Brief: Pick out all lines with the word "Answer" from the records that follow.

====== Dataset extract ======

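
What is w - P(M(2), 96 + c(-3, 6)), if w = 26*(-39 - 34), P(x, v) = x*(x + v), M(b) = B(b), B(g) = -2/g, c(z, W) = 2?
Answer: -1801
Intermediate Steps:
M(b) = -2/b
P(x, v) = x*(v + x)
w = -1898 (w = 26*(-73) = -1898)
w - P(M(2), 96 + c(-3, 6)) = -1898 - (-2/2)*((96 + 2) - 2/2) = -1898 - (-2*1/2)*(98 - 2*1/2) = -1898 - (-1)*(98 - 1) = -1898 - (-1)*97 = -1898 - 1*(-97) = -1898 + 97 = -1801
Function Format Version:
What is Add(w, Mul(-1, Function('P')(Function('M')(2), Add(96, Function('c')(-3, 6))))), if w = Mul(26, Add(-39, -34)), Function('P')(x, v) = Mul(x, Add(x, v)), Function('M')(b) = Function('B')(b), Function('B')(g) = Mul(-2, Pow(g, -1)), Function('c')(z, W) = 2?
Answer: -1801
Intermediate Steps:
Function('M')(b) = Mul(-2, Pow(b, -1))
Function('P')(x, v) = Mul(x, Add(v, x))
w = -1898 (w = Mul(26, -73) = -1898)
Add(w, Mul(-1, Function('P')(Function('M')(2), Add(96, Function('c')(-3, 6))))) = Add(-1898, Mul(-1, Mul(Mul(-2, Pow(2, -1)), Add(Add(96, 2), Mul(-2, Pow(2, -1)))))) = Add(-1898, Mul(-1, Mul(Mul(-2, Rational(1, 2)), Add(98, Mul(-2, Rational(1, 2)))))) = Add(-1898, Mul(-1, Mul(-1, Add(98, -1)))) = Add(-1898, Mul(-1, Mul(-1, 97))) = Add(-1898, Mul(-1, -97)) = Add(-1898, 97) = -1801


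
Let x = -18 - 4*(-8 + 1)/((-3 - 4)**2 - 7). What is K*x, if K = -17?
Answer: 884/3 ≈ 294.67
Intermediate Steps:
x = -52/3 (x = -18 - (-28)/((-7)**2 - 7) = -18 - (-28)/(49 - 7) = -18 - (-28)/42 = -18 - 4*(-1/6) = -18 + 2/3 = -52/3 ≈ -17.333)
K*x = -17*(-52/3) = 884/3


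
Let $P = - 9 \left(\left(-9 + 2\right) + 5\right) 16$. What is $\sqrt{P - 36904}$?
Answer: $2 i \sqrt{9154} \approx 191.35 i$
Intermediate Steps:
$P = 288$ ($P = - 9 \left(-7 + 5\right) 16 = \left(-9\right) \left(-2\right) 16 = 18 \cdot 16 = 288$)
$\sqrt{P - 36904} = \sqrt{288 - 36904} = \sqrt{-36616} = 2 i \sqrt{9154}$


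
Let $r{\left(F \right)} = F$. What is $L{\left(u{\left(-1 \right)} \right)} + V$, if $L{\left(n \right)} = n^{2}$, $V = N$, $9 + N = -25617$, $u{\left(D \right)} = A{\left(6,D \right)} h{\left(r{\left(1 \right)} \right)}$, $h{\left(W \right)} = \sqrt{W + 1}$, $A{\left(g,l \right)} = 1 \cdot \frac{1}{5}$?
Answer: $- \frac{640648}{25} \approx -25626.0$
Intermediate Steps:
$A{\left(g,l \right)} = \frac{1}{5}$ ($A{\left(g,l \right)} = 1 \cdot \frac{1}{5} = \frac{1}{5}$)
$h{\left(W \right)} = \sqrt{1 + W}$
$u{\left(D \right)} = \frac{\sqrt{2}}{5}$ ($u{\left(D \right)} = \frac{\sqrt{1 + 1}}{5} = \frac{\sqrt{2}}{5}$)
$N = -25626$ ($N = -9 - 25617 = -25626$)
$V = -25626$
$L{\left(u{\left(-1 \right)} \right)} + V = \left(\frac{\sqrt{2}}{5}\right)^{2} - 25626 = \frac{2}{25} - 25626 = - \frac{640648}{25}$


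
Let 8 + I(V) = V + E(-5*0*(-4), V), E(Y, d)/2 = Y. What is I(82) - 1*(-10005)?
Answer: 10079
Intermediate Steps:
E(Y, d) = 2*Y
I(V) = -8 + V (I(V) = -8 + (V + 2*(-5*0*(-4))) = -8 + (V + 2*(0*(-4))) = -8 + (V + 2*0) = -8 + (V + 0) = -8 + V)
I(82) - 1*(-10005) = (-8 + 82) - 1*(-10005) = 74 + 10005 = 10079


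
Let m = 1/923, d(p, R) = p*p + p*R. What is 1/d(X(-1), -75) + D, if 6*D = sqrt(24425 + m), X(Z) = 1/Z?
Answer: 1/76 + sqrt(5202091687)/2769 ≈ 26.061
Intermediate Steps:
d(p, R) = p**2 + R*p
m = 1/923 ≈ 0.0010834
D = sqrt(5202091687)/2769 (D = sqrt(24425 + 1/923)/6 = sqrt(22544276/923)/6 = (2*sqrt(5202091687)/923)/6 = sqrt(5202091687)/2769 ≈ 26.047)
1/d(X(-1), -75) + D = 1/((-75 + 1/(-1))/(-1)) + sqrt(5202091687)/2769 = 1/(-(-75 - 1)) + sqrt(5202091687)/2769 = 1/(-1*(-76)) + sqrt(5202091687)/2769 = 1/76 + sqrt(5202091687)/2769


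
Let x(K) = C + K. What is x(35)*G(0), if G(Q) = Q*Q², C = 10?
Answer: 0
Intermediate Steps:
x(K) = 10 + K
G(Q) = Q³
x(35)*G(0) = (10 + 35)*0³ = 45*0 = 0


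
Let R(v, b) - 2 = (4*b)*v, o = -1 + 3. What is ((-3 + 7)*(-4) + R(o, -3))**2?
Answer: 1444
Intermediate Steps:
o = 2
R(v, b) = 2 + 4*b*v (R(v, b) = 2 + (4*b)*v = 2 + 4*b*v)
((-3 + 7)*(-4) + R(o, -3))**2 = ((-3 + 7)*(-4) + (2 + 4*(-3)*2))**2 = (4*(-4) + (2 - 24))**2 = (-16 - 22)**2 = (-38)**2 = 1444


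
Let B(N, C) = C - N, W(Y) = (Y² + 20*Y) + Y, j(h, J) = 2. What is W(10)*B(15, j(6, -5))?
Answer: -4030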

======

Task solution:
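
Answer: -1801
Answer: -1801
Answer: 884/3 ≈ 294.67
Answer: $2 i \sqrt{9154} \approx 191.35 i$
Answer: $- \frac{640648}{25} \approx -25626.0$
Answer: 10079
Answer: 1/76 + sqrt(5202091687)/2769 ≈ 26.061
Answer: 0
Answer: 1444
Answer: -4030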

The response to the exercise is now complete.